• Exercise objective: Each of the entries below needs to be given again exactly.

Saved entries:
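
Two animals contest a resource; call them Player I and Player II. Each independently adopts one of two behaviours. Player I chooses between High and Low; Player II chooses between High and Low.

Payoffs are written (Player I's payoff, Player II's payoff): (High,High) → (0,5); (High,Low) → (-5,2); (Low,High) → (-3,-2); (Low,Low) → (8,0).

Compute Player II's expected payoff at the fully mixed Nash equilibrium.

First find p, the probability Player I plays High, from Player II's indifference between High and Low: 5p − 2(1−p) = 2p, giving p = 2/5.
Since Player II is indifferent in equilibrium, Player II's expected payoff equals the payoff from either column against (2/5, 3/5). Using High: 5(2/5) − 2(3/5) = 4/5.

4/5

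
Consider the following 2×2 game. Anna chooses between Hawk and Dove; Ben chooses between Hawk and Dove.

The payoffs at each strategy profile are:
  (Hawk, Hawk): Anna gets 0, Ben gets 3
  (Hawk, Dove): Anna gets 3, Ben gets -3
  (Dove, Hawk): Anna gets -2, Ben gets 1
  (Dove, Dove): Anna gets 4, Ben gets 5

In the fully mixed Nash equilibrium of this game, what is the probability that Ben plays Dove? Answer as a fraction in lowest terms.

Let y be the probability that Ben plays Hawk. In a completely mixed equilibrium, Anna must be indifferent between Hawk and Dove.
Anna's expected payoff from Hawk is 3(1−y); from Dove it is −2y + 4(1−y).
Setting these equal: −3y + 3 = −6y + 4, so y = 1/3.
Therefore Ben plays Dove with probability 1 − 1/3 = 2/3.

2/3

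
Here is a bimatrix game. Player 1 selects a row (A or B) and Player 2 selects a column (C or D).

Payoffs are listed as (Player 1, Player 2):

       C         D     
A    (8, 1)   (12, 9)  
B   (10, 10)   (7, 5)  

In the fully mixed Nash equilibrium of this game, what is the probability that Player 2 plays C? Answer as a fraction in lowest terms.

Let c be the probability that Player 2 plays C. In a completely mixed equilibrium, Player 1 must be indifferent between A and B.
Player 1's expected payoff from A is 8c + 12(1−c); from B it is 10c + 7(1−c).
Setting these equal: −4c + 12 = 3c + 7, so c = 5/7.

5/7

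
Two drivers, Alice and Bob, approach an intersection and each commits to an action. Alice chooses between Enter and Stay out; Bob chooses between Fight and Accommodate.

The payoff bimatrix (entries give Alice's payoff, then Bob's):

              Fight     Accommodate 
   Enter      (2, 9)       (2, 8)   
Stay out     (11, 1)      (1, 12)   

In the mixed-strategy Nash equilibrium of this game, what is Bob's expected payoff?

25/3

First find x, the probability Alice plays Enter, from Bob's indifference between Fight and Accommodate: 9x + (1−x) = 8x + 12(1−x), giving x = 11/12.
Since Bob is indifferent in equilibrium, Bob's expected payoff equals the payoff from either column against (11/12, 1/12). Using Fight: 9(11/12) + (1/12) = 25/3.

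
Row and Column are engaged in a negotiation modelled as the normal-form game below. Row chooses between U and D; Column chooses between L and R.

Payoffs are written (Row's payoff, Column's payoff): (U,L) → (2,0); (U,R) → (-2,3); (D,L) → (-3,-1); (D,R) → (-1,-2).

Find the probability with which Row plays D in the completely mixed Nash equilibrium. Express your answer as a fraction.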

• The answer:
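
Two animals contest a resource; call them Player I and Player II. Each independently adopts one of two behaviours. Player I chooses between High and Low; Player II chooses between High and Low.

Payoffs are written (Player I's payoff, Player II's payoff): (High,High) → (0,5); (High,Low) → (-5,2); (Low,High) → (-3,-2); (Low,Low) → (8,0).

Compute Player II's expected payoff at the fully mixed Nash equilibrium.

First find p, the probability Player I plays High, from Player II's indifference between High and Low: 5p − 2(1−p) = 2p, giving p = 2/5.
Since Player II is indifferent in equilibrium, Player II's expected payoff equals the payoff from either column against (2/5, 3/5). Using High: 5(2/5) − 2(3/5) = 4/5.

4/5

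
Consider the following 2×2 game. Anna chooses between Hawk and Dove; Ben chooses between Hawk and Dove.

The payoffs at each strategy profile are:
  (Hawk, Hawk): Anna gets 0, Ben gets 3
  (Hawk, Dove): Anna gets 3, Ben gets -3
  (Dove, Hawk): Anna gets -2, Ben gets 1
  (Dove, Dove): Anna gets 4, Ben gets 5

In the fully mixed Nash equilibrium of this game, what is the probability that Ben plays Dove? Answer as a fraction in lowest terms.

Let y be the probability that Ben plays Hawk. In a completely mixed equilibrium, Anna must be indifferent between Hawk and Dove.
Anna's expected payoff from Hawk is 3(1−y); from Dove it is −2y + 4(1−y).
Setting these equal: −3y + 3 = −6y + 4, so y = 1/3.
Therefore Ben plays Dove with probability 1 − 1/3 = 2/3.

2/3

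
Here is a bimatrix game. Player 1 selects a row (A or B) and Player 2 selects a column (C or D).

Payoffs are listed as (Player 1, Player 2):

       C         D     
A    (8, 1)   (12, 9)  
B   (10, 10)   (7, 5)  

In the fully mixed Nash equilibrium of this game, what is the probability that Player 2 plays C? Answer as a fraction in lowest terms.

Let c be the probability that Player 2 plays C. In a completely mixed equilibrium, Player 1 must be indifferent between A and B.
Player 1's expected payoff from A is 8c + 12(1−c); from B it is 10c + 7(1−c).
Setting these equal: −4c + 12 = 3c + 7, so c = 5/7.

5/7

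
Two drivers, Alice and Bob, approach an intersection and each commits to an action. Alice chooses between Enter and Stay out; Bob chooses between Fight and Accommodate.

The payoff bimatrix (entries give Alice's payoff, then Bob's):

              Fight     Accommodate 
   Enter      (2, 9)       (2, 8)   
Stay out     (11, 1)      (1, 12)   

In the mixed-strategy Nash equilibrium of this game, what is Bob's expected payoff?

25/3

First find x, the probability Alice plays Enter, from Bob's indifference between Fight and Accommodate: 9x + (1−x) = 8x + 12(1−x), giving x = 11/12.
Since Bob is indifferent in equilibrium, Bob's expected payoff equals the payoff from either column against (11/12, 1/12). Using Fight: 9(11/12) + (1/12) = 25/3.

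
Row and Column are engaged in a negotiation modelled as the normal-form game below. Row chooses between U and D; Column chooses between L and R.

Payoffs are written (Row's payoff, Column's payoff): (U,L) → (2,0); (U,R) → (-2,3); (D,L) → (-3,-1); (D,R) → (-1,-2).

Find the probability with which Row plays D in the completely mixed Nash equilibrium. Express your answer as a fraction.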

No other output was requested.